Task description –
Below are entries. Copy exactly the lines running from the line that holds "Meropenem: susceptible at" to the line that holds "Cefazolin: susceptible at ≤ 0.25", with both ends included.

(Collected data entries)
###

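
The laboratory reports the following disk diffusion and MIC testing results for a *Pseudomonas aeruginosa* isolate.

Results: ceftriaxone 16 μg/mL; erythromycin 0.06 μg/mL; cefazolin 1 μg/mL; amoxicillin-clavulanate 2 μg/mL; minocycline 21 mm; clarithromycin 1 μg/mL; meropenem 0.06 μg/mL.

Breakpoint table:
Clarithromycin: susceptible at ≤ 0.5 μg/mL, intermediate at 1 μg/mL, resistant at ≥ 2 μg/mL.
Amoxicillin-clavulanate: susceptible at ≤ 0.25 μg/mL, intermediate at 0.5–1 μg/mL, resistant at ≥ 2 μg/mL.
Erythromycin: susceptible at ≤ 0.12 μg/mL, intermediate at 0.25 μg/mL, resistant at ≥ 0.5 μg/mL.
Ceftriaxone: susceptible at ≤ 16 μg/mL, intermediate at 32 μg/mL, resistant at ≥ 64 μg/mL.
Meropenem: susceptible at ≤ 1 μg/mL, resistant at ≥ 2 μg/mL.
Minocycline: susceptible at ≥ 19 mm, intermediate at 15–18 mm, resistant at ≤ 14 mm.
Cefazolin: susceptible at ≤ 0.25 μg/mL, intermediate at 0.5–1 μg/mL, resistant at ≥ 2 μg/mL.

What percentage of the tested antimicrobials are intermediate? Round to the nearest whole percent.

Ceftriaxone (16 μg/mL) ≤ 16 μg/mL — Susceptible
Erythromycin: 0.06 μg/mL is ≤ 0.12 μg/mL — susceptible
Cefazolin (1 μg/mL) in 0.5–1 μg/mL — I
Amoxicillin-clavulanate (2 μg/mL) ≥ 2 μg/mL → Resistant
Minocycline (21 mm) ≥ 19 mm — susceptible
Clarithromycin: 1 μg/mL is = 1 μg/mL ⇒ I
Meropenem: 0.06 μg/mL is ≤ 1 μg/mL — susceptible
Intermediate: 2/7

29%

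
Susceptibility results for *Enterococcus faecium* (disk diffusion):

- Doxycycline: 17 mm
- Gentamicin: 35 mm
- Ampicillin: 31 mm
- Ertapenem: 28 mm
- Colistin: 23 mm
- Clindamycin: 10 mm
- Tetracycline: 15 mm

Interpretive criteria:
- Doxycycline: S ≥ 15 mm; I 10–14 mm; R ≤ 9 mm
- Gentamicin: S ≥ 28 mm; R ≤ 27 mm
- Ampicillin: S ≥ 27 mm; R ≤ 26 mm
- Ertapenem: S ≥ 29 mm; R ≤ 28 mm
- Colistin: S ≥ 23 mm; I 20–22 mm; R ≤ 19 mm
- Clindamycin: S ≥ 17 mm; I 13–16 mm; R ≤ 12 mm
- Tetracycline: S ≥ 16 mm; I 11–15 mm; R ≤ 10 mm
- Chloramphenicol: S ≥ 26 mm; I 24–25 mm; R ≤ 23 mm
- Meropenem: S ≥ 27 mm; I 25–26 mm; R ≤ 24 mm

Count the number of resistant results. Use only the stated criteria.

Doxycycline: 17 mm is ≥ 15 mm — S
Gentamicin: 35 mm is ≥ 28 mm — S
Ampicillin: 31 mm is ≥ 27 mm ⇒ S
Ertapenem: 28 mm is ≤ 28 mm → resistant
Colistin 23 mm: ≥ 23 mm ⇒ S
Clindamycin: 10 mm is ≤ 12 mm ⇒ resistant
Tetracycline (15 mm) in 11–15 mm — I
Resistant: 2

2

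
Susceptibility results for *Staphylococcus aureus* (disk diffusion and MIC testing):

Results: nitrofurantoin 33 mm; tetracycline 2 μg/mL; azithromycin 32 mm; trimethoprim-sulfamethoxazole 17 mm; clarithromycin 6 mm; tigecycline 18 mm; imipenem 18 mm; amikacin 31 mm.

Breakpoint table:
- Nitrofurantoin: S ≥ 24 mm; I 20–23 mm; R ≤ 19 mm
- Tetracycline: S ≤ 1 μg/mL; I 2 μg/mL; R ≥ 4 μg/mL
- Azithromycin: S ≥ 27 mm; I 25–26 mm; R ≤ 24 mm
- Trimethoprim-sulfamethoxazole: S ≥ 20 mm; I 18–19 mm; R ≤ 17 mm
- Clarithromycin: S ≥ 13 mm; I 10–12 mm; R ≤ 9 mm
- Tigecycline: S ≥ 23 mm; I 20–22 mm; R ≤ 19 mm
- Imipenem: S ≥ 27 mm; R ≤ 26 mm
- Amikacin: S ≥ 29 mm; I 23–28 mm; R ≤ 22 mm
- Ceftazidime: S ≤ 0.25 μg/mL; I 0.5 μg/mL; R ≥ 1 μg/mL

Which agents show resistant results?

trimethoprim-sulfamethoxazole, clarithromycin, tigecycline, imipenem

Nitrofurantoin 33 mm: ≥ 24 mm ⇒ S
Tetracycline: 2 μg/mL is = 2 μg/mL — intermediate
Azithromycin (32 mm) ≥ 27 mm ⇒ S
Trimethoprim-sulfamethoxazole (17 mm) ≤ 17 mm → Resistant
Clarithromycin (6 mm) ≤ 9 mm ⇒ R
Tigecycline (18 mm) ≤ 19 mm ⇒ R
Imipenem: 18 mm is ≤ 26 mm — resistant
Amikacin: 31 mm is ≥ 29 mm → Susceptible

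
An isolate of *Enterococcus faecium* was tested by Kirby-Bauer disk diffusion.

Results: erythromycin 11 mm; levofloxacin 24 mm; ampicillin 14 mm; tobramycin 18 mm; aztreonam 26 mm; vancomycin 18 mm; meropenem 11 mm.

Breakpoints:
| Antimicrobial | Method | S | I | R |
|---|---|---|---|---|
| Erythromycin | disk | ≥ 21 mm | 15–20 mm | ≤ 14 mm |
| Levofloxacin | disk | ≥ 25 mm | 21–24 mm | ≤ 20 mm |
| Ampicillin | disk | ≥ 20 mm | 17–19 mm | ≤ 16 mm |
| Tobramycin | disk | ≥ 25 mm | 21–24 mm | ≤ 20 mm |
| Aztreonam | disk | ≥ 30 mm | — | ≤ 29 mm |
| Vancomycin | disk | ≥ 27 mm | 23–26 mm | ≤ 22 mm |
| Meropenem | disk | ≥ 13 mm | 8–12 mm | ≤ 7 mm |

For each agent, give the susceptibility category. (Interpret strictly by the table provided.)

Erythromycin: 11 mm is ≤ 14 mm — resistant
Levofloxacin 24 mm: in 21–24 mm ⇒ Intermediate
Ampicillin (14 mm) ≤ 16 mm — Resistant
Tobramycin: 18 mm is ≤ 20 mm — Resistant
Aztreonam: 26 mm is ≤ 29 mm → resistant
Vancomycin: 18 mm is ≤ 22 mm ⇒ resistant
Meropenem 11 mm: in 8–12 mm ⇒ I

R, I, R, R, R, R, I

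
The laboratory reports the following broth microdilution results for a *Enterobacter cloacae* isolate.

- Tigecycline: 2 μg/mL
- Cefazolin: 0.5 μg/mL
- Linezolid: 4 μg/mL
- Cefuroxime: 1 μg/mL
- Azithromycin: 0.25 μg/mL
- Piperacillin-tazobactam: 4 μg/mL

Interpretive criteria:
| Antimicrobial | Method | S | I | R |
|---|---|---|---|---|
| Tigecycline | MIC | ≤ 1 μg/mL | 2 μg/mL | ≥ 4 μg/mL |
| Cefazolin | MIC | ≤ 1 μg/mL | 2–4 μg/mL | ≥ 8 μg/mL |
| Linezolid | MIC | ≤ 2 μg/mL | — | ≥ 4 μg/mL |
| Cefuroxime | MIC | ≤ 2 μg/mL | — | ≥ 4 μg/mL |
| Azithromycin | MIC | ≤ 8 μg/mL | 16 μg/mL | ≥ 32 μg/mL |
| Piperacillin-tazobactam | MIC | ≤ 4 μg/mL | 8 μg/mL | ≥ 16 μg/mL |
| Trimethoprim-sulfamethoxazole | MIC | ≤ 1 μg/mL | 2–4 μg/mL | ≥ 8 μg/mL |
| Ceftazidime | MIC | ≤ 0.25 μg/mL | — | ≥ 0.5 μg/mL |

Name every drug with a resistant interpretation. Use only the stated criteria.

Tigecycline 2 μg/mL: = 2 μg/mL ⇒ I
Cefazolin: 0.5 μg/mL is ≤ 1 μg/mL → susceptible
Linezolid: 4 μg/mL is ≥ 4 μg/mL ⇒ Resistant
Cefuroxime (1 μg/mL) ≤ 2 μg/mL — S
Azithromycin: 0.25 μg/mL is ≤ 8 μg/mL ⇒ S
Piperacillin-tazobactam 4 μg/mL: ≤ 4 μg/mL ⇒ Susceptible

linezolid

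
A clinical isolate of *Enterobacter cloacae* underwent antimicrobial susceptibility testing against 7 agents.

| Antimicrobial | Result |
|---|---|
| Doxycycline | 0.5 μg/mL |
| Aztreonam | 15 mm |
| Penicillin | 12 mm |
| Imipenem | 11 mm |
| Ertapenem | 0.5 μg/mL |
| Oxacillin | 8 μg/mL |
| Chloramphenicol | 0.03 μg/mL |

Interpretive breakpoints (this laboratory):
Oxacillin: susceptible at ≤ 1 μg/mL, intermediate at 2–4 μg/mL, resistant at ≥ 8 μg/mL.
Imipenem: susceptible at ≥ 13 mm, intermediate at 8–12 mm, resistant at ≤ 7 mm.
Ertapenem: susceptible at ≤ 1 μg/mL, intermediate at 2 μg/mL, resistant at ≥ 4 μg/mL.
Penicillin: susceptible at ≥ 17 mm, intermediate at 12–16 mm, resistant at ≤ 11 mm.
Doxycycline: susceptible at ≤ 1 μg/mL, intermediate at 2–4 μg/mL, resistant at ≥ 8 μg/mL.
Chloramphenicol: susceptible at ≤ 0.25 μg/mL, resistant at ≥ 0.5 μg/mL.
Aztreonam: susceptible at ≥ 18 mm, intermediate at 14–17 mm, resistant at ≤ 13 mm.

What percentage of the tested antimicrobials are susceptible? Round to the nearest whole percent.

Doxycycline: 0.5 μg/mL is ≤ 1 μg/mL → S
Aztreonam: 15 mm is in 14–17 mm — Intermediate
Penicillin: 12 mm is in 12–16 mm ⇒ I
Imipenem 11 mm: in 8–12 mm → Intermediate
Ertapenem: 0.5 μg/mL is ≤ 1 μg/mL → susceptible
Oxacillin 8 μg/mL: ≥ 8 μg/mL → R
Chloramphenicol (0.03 μg/mL) ≤ 0.25 μg/mL → Susceptible
Susceptible: 3/7

43%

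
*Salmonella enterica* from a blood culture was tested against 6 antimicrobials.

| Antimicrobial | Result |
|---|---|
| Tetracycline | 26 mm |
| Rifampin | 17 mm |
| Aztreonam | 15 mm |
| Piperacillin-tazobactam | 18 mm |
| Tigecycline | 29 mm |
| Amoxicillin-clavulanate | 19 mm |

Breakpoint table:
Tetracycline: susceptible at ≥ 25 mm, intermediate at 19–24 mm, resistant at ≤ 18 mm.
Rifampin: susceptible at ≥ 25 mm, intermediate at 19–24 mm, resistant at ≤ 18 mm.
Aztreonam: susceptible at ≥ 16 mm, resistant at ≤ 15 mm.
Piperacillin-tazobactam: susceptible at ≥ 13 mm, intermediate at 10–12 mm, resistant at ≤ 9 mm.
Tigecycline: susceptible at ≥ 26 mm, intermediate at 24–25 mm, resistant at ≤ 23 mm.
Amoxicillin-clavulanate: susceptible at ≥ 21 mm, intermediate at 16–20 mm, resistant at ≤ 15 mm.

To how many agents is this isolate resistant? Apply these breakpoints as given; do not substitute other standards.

2

Tetracycline: 26 mm is ≥ 25 mm ⇒ S
Rifampin: 17 mm is ≤ 18 mm ⇒ R
Aztreonam (15 mm) ≤ 15 mm — Resistant
Piperacillin-tazobactam: 18 mm is ≥ 13 mm — Susceptible
Tigecycline 29 mm: ≥ 26 mm ⇒ S
Amoxicillin-clavulanate (19 mm) in 16–20 mm → intermediate
Resistant: 2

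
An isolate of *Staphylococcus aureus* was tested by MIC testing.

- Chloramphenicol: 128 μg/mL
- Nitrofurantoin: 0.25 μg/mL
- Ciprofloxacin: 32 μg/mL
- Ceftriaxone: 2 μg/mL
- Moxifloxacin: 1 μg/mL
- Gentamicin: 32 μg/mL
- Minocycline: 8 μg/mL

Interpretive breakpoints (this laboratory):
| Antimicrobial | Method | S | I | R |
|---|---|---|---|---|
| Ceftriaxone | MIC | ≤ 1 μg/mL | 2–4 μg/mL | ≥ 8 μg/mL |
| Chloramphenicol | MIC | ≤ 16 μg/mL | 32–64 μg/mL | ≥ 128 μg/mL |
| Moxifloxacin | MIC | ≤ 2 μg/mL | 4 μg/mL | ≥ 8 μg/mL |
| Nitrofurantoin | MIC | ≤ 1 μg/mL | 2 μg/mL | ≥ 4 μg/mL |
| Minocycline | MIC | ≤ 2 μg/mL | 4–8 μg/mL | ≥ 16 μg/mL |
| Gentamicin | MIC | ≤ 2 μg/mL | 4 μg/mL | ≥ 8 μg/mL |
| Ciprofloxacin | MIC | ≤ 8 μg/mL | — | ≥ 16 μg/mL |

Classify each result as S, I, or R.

R, S, R, I, S, R, I

Chloramphenicol: 128 μg/mL is ≥ 128 μg/mL ⇒ R
Nitrofurantoin 0.25 μg/mL: ≤ 1 μg/mL → S
Ciprofloxacin 32 μg/mL: ≥ 16 μg/mL ⇒ R
Ceftriaxone 2 μg/mL: in 2–4 μg/mL — I
Moxifloxacin (1 μg/mL) ≤ 2 μg/mL → Susceptible
Gentamicin 32 μg/mL: ≥ 8 μg/mL — R
Minocycline (8 μg/mL) in 4–8 μg/mL — I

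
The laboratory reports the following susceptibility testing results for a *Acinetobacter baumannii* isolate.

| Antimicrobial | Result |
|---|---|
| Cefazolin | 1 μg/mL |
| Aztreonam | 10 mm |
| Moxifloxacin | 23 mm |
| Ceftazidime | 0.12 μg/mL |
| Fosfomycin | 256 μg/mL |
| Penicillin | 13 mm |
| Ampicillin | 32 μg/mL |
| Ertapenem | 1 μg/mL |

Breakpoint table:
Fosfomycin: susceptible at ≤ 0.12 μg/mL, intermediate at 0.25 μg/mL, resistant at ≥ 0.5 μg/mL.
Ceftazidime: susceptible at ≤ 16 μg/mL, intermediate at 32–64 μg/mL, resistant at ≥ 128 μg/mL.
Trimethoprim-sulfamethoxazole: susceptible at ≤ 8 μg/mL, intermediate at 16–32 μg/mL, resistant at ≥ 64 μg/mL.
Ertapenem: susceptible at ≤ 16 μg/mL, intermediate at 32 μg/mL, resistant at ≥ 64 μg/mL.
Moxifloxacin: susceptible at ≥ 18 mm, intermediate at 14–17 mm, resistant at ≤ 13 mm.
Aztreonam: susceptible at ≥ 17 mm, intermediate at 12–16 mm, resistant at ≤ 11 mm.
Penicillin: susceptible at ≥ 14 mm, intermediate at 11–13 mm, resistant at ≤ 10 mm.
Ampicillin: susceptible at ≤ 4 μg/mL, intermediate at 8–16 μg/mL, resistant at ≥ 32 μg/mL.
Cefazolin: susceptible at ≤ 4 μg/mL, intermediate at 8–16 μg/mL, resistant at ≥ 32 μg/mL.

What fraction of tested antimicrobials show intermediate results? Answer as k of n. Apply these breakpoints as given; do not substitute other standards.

1 of 8

Cefazolin 1 μg/mL: ≤ 4 μg/mL — S
Aztreonam (10 mm) ≤ 11 mm → resistant
Moxifloxacin 23 mm: ≥ 18 mm ⇒ Susceptible
Ceftazidime 0.12 μg/mL: ≤ 16 μg/mL ⇒ susceptible
Fosfomycin 256 μg/mL: ≥ 0.5 μg/mL — R
Penicillin: 13 mm is in 11–13 mm ⇒ intermediate
Ampicillin (32 μg/mL) ≥ 32 μg/mL ⇒ Resistant
Ertapenem 1 μg/mL: ≤ 16 μg/mL → S
Intermediate: 1/8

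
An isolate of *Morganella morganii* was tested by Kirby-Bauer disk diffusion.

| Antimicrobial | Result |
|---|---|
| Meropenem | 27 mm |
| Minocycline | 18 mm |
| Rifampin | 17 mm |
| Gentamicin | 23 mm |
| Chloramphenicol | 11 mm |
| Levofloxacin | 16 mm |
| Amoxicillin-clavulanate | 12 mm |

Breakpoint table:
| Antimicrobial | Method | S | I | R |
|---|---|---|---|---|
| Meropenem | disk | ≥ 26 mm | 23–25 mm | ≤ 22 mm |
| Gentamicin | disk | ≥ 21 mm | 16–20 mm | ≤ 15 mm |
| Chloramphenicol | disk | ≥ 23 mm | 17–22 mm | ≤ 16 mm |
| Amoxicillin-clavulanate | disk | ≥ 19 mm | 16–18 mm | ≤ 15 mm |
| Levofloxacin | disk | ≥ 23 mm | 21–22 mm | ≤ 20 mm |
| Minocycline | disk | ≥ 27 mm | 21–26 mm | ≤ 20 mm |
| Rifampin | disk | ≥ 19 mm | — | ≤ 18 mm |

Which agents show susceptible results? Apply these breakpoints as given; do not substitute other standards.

Meropenem (27 mm) ≥ 26 mm → Susceptible
Minocycline 18 mm: ≤ 20 mm → resistant
Rifampin: 17 mm is ≤ 18 mm → Resistant
Gentamicin 23 mm: ≥ 21 mm ⇒ susceptible
Chloramphenicol: 11 mm is ≤ 16 mm — resistant
Levofloxacin: 16 mm is ≤ 20 mm — Resistant
Amoxicillin-clavulanate: 12 mm is ≤ 15 mm → Resistant

meropenem, gentamicin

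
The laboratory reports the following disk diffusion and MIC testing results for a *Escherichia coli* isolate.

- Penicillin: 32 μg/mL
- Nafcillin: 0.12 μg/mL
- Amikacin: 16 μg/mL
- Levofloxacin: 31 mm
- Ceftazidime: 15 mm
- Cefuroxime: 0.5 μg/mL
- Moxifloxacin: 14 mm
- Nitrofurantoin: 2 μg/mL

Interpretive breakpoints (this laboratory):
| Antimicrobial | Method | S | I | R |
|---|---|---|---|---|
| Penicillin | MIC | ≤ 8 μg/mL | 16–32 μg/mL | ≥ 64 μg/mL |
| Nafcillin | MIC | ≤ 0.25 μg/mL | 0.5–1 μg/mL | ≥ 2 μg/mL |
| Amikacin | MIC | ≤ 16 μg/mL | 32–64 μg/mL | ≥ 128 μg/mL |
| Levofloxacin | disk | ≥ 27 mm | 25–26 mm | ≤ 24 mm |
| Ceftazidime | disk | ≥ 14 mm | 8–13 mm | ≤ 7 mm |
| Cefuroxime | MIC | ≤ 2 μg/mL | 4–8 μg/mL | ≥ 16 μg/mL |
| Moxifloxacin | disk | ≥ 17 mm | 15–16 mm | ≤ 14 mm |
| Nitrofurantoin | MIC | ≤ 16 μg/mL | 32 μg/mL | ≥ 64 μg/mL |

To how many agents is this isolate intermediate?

Penicillin (32 μg/mL) in 16–32 μg/mL → intermediate
Nafcillin: 0.12 μg/mL is ≤ 0.25 μg/mL — Susceptible
Amikacin (16 μg/mL) ≤ 16 μg/mL ⇒ Susceptible
Levofloxacin 31 mm: ≥ 27 mm ⇒ S
Ceftazidime (15 mm) ≥ 14 mm ⇒ S
Cefuroxime: 0.5 μg/mL is ≤ 2 μg/mL — S
Moxifloxacin (14 mm) ≤ 14 mm — Resistant
Nitrofurantoin: 2 μg/mL is ≤ 16 μg/mL → S
Intermediate: 1

1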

###

Output for this task –
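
Meropenem: susceptible at ≤ 1 μg/mL, resistant at ≥ 2 μg/mL.
Minocycline: susceptible at ≥ 19 mm, intermediate at 15–18 mm, resistant at ≤ 14 mm.
Cefazolin: susceptible at ≤ 0.25 μg/mL, intermediate at 0.5–1 μg/mL, resistant at ≥ 2 μg/mL.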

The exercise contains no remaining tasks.